# Task prompt:
For each line of the data that includes the word "causal", copy the line.

+---+

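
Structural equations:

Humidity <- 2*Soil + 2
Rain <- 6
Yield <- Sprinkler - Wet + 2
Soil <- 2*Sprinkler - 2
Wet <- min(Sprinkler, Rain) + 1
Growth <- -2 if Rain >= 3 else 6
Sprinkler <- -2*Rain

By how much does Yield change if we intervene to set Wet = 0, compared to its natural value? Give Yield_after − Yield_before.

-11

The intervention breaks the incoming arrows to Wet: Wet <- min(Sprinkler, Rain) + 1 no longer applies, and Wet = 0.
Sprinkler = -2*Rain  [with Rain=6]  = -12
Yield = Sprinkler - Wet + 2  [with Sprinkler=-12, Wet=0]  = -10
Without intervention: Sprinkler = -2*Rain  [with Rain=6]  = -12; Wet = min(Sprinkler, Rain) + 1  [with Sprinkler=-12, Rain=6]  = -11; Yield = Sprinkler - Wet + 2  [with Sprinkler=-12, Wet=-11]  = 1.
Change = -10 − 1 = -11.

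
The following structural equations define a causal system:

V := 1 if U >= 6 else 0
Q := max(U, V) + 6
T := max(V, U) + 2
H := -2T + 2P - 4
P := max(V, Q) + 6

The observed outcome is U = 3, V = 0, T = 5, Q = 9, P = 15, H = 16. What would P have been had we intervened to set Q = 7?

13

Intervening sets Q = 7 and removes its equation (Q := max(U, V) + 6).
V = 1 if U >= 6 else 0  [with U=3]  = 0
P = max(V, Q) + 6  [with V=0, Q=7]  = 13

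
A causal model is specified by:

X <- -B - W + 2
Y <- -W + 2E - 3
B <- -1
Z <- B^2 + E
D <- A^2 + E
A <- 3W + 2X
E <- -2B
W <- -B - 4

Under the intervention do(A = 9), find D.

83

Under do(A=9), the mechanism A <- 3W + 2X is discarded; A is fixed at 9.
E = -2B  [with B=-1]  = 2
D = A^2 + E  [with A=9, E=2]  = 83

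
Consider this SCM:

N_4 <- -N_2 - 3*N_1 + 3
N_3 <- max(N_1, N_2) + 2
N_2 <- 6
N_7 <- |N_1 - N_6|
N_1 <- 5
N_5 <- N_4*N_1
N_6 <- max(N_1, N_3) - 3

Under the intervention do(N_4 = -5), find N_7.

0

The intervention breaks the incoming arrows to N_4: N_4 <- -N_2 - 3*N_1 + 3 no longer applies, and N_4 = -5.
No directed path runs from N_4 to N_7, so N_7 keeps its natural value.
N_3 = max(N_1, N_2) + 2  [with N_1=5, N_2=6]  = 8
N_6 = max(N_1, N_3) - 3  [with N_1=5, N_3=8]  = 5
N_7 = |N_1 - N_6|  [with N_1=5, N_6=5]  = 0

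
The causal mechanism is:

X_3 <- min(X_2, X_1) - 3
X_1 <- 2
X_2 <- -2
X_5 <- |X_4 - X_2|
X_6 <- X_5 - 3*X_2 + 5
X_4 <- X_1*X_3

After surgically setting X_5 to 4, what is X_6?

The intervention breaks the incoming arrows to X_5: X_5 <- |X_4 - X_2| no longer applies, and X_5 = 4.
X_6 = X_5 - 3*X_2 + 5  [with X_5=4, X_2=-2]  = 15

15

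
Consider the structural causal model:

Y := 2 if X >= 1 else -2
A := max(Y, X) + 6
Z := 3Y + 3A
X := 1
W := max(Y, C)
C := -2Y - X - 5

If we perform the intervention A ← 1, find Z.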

+---+

# Written response:
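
The following structural equations define a causal system:
A causal model is specified by:
The causal mechanism is:
Consider the structural causal model: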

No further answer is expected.